_Exercise_:
Copy each line below in which the word "edges" occurs.

[Stored data]
[Start of section]
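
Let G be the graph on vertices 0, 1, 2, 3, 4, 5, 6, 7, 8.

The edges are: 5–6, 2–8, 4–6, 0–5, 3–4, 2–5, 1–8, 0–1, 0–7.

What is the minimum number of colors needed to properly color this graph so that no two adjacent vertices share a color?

The cycle 1-0-5-2-8-1 has odd length 5, so it cannot be 2-colored; at least 3 colors are needed.
One proper 3-coloring: 0=blue, 1=green, 2=blue, 3=blue, 4=red, 5=red, 6=blue, 7=red, 8=red. No two adjacent vertices share a color.

3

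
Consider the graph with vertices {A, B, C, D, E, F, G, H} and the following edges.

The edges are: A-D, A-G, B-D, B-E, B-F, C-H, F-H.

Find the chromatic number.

F and H are adjacent, so at least 2 colors are needed.
2 colors suffice: color red → {A, B, H}; color blue → {C, D, E, F, G}. No two adjacent vertices share a color.

2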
[End of section]
_Response area_:
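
The edges are: 5–6, 2–8, 4–6, 0–5, 3–4, 2–5, 1–8, 0–1, 0–7.
Consider the graph with vertices {A, B, C, D, E, F, G, H} and the following edges.
The edges are: A-D, A-G, B-D, B-E, B-F, C-H, F-H.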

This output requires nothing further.